▶ THE PROBLEM
Without omitting anything, copy every entry word for word.
________
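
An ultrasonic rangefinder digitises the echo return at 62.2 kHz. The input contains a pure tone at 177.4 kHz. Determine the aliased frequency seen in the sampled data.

177.4 kHz mod fs = 53 kHz.
53 kHz > fs/2 = 31.1 kHz, folds to fs − 53 kHz = 9.2 kHz.

9.2 kHz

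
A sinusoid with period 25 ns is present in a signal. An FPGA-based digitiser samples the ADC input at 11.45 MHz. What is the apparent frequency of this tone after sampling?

T = 25 ns → f = 1/T = 40 MHz.
40 MHz mod fs = 5.65 MHz.
5.65 MHz ≤ fs/2 = 5.725 MHz, appears at 5.65 MHz.

5.65 MHz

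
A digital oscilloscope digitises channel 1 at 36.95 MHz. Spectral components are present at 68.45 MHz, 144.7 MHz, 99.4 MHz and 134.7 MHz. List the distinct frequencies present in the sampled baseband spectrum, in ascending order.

3.1 MHz, 5.45 MHz, 11.45 MHz, 13.1 MHz

fs/2 = 18.475 MHz.
68.45 MHz mod fs = 31.5 MHz.
31.5 MHz > fs/2 = 18.475 MHz, folds to fs − 31.5 MHz = 5.45 MHz.
144.7 MHz mod fs = 33.85 MHz.
33.85 MHz > fs/2 = 18.475 MHz, folds to fs − 33.85 MHz = 3.1 MHz.
99.4 MHz mod fs = 25.5 MHz.
25.5 MHz > fs/2 = 18.475 MHz, folds to fs − 25.5 MHz = 11.45 MHz.
134.7 MHz mod fs = 23.85 MHz.
23.85 MHz > fs/2 = 18.475 MHz, folds to fs − 23.85 MHz = 13.1 MHz.
Distinct values: {3.1 MHz, 5.45 MHz, 11.45 MHz, 13.1 MHz}.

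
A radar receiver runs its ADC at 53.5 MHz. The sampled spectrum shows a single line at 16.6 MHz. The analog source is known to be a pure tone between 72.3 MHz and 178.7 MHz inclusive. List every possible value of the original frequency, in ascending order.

90.4 MHz, 123.6 MHz, 143.9 MHz, 177.1 MHz

Frequencies that alias to 16.6 MHz are k·fs ± 16.6 MHz for integer k ≥ 0.
k=0: 16.6 MHz.
k=1: 36.9 MHz, 70.1 MHz.
k=2: 90.4 MHz, 123.6 MHz.
k=3: 143.9 MHz, 177.1 MHz.
k=4: 197.4 MHz, 230.6 MHz.
Within [72.3 MHz, 178.7 MHz]: 90.4 MHz, 123.6 MHz, 143.9 MHz, 177.1 MHz.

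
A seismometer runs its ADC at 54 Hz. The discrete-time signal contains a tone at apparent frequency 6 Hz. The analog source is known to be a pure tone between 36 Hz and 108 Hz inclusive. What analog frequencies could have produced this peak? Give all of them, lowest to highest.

48 Hz, 60 Hz, 102 Hz

Frequencies that alias to 6 Hz are k·fs ± 6 Hz for integer k ≥ 0.
k=0: 6 Hz.
k=1: 48 Hz, 60 Hz.
k=2: 102 Hz, 114 Hz.
k=3: 156 Hz, 168 Hz.
Within [36 Hz, 108 Hz]: 48 Hz, 60 Hz, 102 Hz.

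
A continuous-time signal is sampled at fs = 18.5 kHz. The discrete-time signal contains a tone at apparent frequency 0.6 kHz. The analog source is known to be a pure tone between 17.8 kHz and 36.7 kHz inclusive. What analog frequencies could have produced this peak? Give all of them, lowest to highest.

Frequencies that alias to 0.6 kHz are k·fs ± 0.6 kHz for integer k ≥ 0.
k=0: 0.6 kHz.
k=1: 17.9 kHz, 19.1 kHz.
k=2: 36.4 kHz, 37.6 kHz.
k=3: 54.9 kHz, 56.1 kHz.
Within [17.8 kHz, 36.7 kHz]: 17.9 kHz, 19.1 kHz, 36.4 kHz.

17.9 kHz, 19.1 kHz, 36.4 kHz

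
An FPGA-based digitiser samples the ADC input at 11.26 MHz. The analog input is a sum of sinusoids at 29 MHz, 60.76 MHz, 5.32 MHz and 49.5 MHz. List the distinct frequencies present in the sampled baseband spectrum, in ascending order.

fs/2 = 5.63 MHz.
29 MHz mod fs = 6.48 MHz.
6.48 MHz > fs/2 = 5.63 MHz, folds to fs − 6.48 MHz = 4.78 MHz.
60.76 MHz mod fs = 4.46 MHz.
4.46 MHz ≤ fs/2 = 5.63 MHz, appears at 4.46 MHz.
5.32 MHz ≤ fs/2 = 5.63 MHz, passes unchanged.
49.5 MHz mod fs = 4.46 MHz.
4.46 MHz ≤ fs/2 = 5.63 MHz, appears at 4.46 MHz.
Distinct values: {4.46 MHz, 4.78 MHz, 5.32 MHz}.

4.46 MHz, 4.78 MHz, 5.32 MHz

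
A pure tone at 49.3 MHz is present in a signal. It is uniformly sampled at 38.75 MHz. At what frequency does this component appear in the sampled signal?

49.3 MHz mod fs = 10.55 MHz.
10.55 MHz ≤ fs/2 = 19.375 MHz, appears at 10.55 MHz.

10.55 MHz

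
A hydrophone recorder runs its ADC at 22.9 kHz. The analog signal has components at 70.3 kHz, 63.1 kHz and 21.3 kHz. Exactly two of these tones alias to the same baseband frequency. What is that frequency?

1.6 kHz

fs/2 = 11.45 kHz.
70.3 kHz mod fs = 1.6 kHz.
1.6 kHz ≤ fs/2 = 11.45 kHz, appears at 1.6 kHz.
63.1 kHz mod fs = 17.3 kHz.
17.3 kHz > fs/2 = 11.45 kHz, folds to fs − 17.3 kHz = 5.6 kHz.
21.3 kHz > fs/2 = 11.45 kHz, folds to fs − 21.3 kHz = 1.6 kHz.
21.3 kHz and 70.3 kHz both map to 1.6 kHz.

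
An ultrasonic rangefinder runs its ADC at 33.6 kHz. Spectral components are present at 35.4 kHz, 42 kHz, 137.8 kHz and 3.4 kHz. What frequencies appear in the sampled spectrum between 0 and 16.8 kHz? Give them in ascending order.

fs/2 = 16.8 kHz.
35.4 kHz mod fs = 1.8 kHz.
1.8 kHz ≤ fs/2 = 16.8 kHz, appears at 1.8 kHz.
42 kHz mod fs = 8.4 kHz.
8.4 kHz ≤ fs/2 = 16.8 kHz, appears at 8.4 kHz.
137.8 kHz mod fs = 3.4 kHz.
3.4 kHz ≤ fs/2 = 16.8 kHz, appears at 3.4 kHz.
3.4 kHz ≤ fs/2 = 16.8 kHz, passes unchanged.
Distinct values: {1.8 kHz, 3.4 kHz, 8.4 kHz}.

1.8 kHz, 3.4 kHz, 8.4 kHz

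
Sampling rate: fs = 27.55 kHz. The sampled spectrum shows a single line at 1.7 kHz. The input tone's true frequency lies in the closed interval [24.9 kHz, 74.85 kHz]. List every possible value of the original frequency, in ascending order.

Frequencies that alias to 1.7 kHz are k·fs ± 1.7 kHz for integer k ≥ 0.
k=0: 1.7 kHz.
k=1: 25.85 kHz, 29.25 kHz.
k=2: 53.4 kHz, 56.8 kHz.
k=3: 80.95 kHz, 84.35 kHz.
Within [24.9 kHz, 74.85 kHz]: 25.85 kHz, 29.25 kHz, 53.4 kHz, 56.8 kHz.

25.85 kHz, 29.25 kHz, 53.4 kHz, 56.8 kHz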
________
▶ EXERCISE OUTPUT
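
An ultrasonic rangefinder digitises the echo return at 62.2 kHz. The input contains a pure tone at 177.4 kHz. Determine the aliased frequency seen in the sampled data.

177.4 kHz mod fs = 53 kHz.
53 kHz > fs/2 = 31.1 kHz, folds to fs − 53 kHz = 9.2 kHz.

9.2 kHz

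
A sinusoid with period 25 ns is present in a signal. An FPGA-based digitiser samples the ADC input at 11.45 MHz. What is the apparent frequency of this tone after sampling?

T = 25 ns → f = 1/T = 40 MHz.
40 MHz mod fs = 5.65 MHz.
5.65 MHz ≤ fs/2 = 5.725 MHz, appears at 5.65 MHz.

5.65 MHz

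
A digital oscilloscope digitises channel 1 at 36.95 MHz. Spectral components are present at 68.45 MHz, 144.7 MHz, 99.4 MHz and 134.7 MHz. List the distinct frequencies present in the sampled baseband spectrum, in ascending order.

3.1 MHz, 5.45 MHz, 11.45 MHz, 13.1 MHz

fs/2 = 18.475 MHz.
68.45 MHz mod fs = 31.5 MHz.
31.5 MHz > fs/2 = 18.475 MHz, folds to fs − 31.5 MHz = 5.45 MHz.
144.7 MHz mod fs = 33.85 MHz.
33.85 MHz > fs/2 = 18.475 MHz, folds to fs − 33.85 MHz = 3.1 MHz.
99.4 MHz mod fs = 25.5 MHz.
25.5 MHz > fs/2 = 18.475 MHz, folds to fs − 25.5 MHz = 11.45 MHz.
134.7 MHz mod fs = 23.85 MHz.
23.85 MHz > fs/2 = 18.475 MHz, folds to fs − 23.85 MHz = 13.1 MHz.
Distinct values: {3.1 MHz, 5.45 MHz, 11.45 MHz, 13.1 MHz}.

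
A radar receiver runs its ADC at 53.5 MHz. The sampled spectrum shows a single line at 16.6 MHz. The analog source is known to be a pure tone between 72.3 MHz and 178.7 MHz inclusive. List every possible value of the original frequency, in ascending order.

90.4 MHz, 123.6 MHz, 143.9 MHz, 177.1 MHz

Frequencies that alias to 16.6 MHz are k·fs ± 16.6 MHz for integer k ≥ 0.
k=0: 16.6 MHz.
k=1: 36.9 MHz, 70.1 MHz.
k=2: 90.4 MHz, 123.6 MHz.
k=3: 143.9 MHz, 177.1 MHz.
k=4: 197.4 MHz, 230.6 MHz.
Within [72.3 MHz, 178.7 MHz]: 90.4 MHz, 123.6 MHz, 143.9 MHz, 177.1 MHz.

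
A seismometer runs its ADC at 54 Hz. The discrete-time signal contains a tone at apparent frequency 6 Hz. The analog source is known to be a pure tone between 36 Hz and 108 Hz inclusive. What analog frequencies could have produced this peak? Give all of them, lowest to highest.

48 Hz, 60 Hz, 102 Hz

Frequencies that alias to 6 Hz are k·fs ± 6 Hz for integer k ≥ 0.
k=0: 6 Hz.
k=1: 48 Hz, 60 Hz.
k=2: 102 Hz, 114 Hz.
k=3: 156 Hz, 168 Hz.
Within [36 Hz, 108 Hz]: 48 Hz, 60 Hz, 102 Hz.

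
A continuous-time signal is sampled at fs = 18.5 kHz. The discrete-time signal contains a tone at apparent frequency 0.6 kHz. The analog source is known to be a pure tone between 17.8 kHz and 36.7 kHz inclusive. What analog frequencies could have produced this peak? Give all of them, lowest to highest.

Frequencies that alias to 0.6 kHz are k·fs ± 0.6 kHz for integer k ≥ 0.
k=0: 0.6 kHz.
k=1: 17.9 kHz, 19.1 kHz.
k=2: 36.4 kHz, 37.6 kHz.
k=3: 54.9 kHz, 56.1 kHz.
Within [17.8 kHz, 36.7 kHz]: 17.9 kHz, 19.1 kHz, 36.4 kHz.

17.9 kHz, 19.1 kHz, 36.4 kHz

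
An FPGA-based digitiser samples the ADC input at 11.26 MHz. The analog input is a sum of sinusoids at 29 MHz, 60.76 MHz, 5.32 MHz and 49.5 MHz. List the distinct frequencies present in the sampled baseband spectrum, in ascending order.

fs/2 = 5.63 MHz.
29 MHz mod fs = 6.48 MHz.
6.48 MHz > fs/2 = 5.63 MHz, folds to fs − 6.48 MHz = 4.78 MHz.
60.76 MHz mod fs = 4.46 MHz.
4.46 MHz ≤ fs/2 = 5.63 MHz, appears at 4.46 MHz.
5.32 MHz ≤ fs/2 = 5.63 MHz, passes unchanged.
49.5 MHz mod fs = 4.46 MHz.
4.46 MHz ≤ fs/2 = 5.63 MHz, appears at 4.46 MHz.
Distinct values: {4.46 MHz, 4.78 MHz, 5.32 MHz}.

4.46 MHz, 4.78 MHz, 5.32 MHz

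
A pure tone at 49.3 MHz is present in a signal. It is uniformly sampled at 38.75 MHz. At what frequency does this component appear in the sampled signal?

49.3 MHz mod fs = 10.55 MHz.
10.55 MHz ≤ fs/2 = 19.375 MHz, appears at 10.55 MHz.

10.55 MHz

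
A hydrophone recorder runs its ADC at 22.9 kHz. The analog signal has components at 70.3 kHz, 63.1 kHz and 21.3 kHz. Exactly two of these tones alias to the same baseband frequency. What is that frequency?

1.6 kHz

fs/2 = 11.45 kHz.
70.3 kHz mod fs = 1.6 kHz.
1.6 kHz ≤ fs/2 = 11.45 kHz, appears at 1.6 kHz.
63.1 kHz mod fs = 17.3 kHz.
17.3 kHz > fs/2 = 11.45 kHz, folds to fs − 17.3 kHz = 5.6 kHz.
21.3 kHz > fs/2 = 11.45 kHz, folds to fs − 21.3 kHz = 1.6 kHz.
21.3 kHz and 70.3 kHz both map to 1.6 kHz.

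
An ultrasonic rangefinder runs its ADC at 33.6 kHz. Spectral components are present at 35.4 kHz, 42 kHz, 137.8 kHz and 3.4 kHz. What frequencies appear in the sampled spectrum between 0 and 16.8 kHz? Give them in ascending order.

fs/2 = 16.8 kHz.
35.4 kHz mod fs = 1.8 kHz.
1.8 kHz ≤ fs/2 = 16.8 kHz, appears at 1.8 kHz.
42 kHz mod fs = 8.4 kHz.
8.4 kHz ≤ fs/2 = 16.8 kHz, appears at 8.4 kHz.
137.8 kHz mod fs = 3.4 kHz.
3.4 kHz ≤ fs/2 = 16.8 kHz, appears at 3.4 kHz.
3.4 kHz ≤ fs/2 = 16.8 kHz, passes unchanged.
Distinct values: {1.8 kHz, 3.4 kHz, 8.4 kHz}.

1.8 kHz, 3.4 kHz, 8.4 kHz

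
Sampling rate: fs = 27.55 kHz. The sampled spectrum shows a single line at 1.7 kHz. The input tone's true frequency lies in the closed interval [24.9 kHz, 74.85 kHz]. List every possible value of the original frequency, in ascending order.

Frequencies that alias to 1.7 kHz are k·fs ± 1.7 kHz for integer k ≥ 0.
k=0: 1.7 kHz.
k=1: 25.85 kHz, 29.25 kHz.
k=2: 53.4 kHz, 56.8 kHz.
k=3: 80.95 kHz, 84.35 kHz.
Within [24.9 kHz, 74.85 kHz]: 25.85 kHz, 29.25 kHz, 53.4 kHz, 56.8 kHz.

25.85 kHz, 29.25 kHz, 53.4 kHz, 56.8 kHz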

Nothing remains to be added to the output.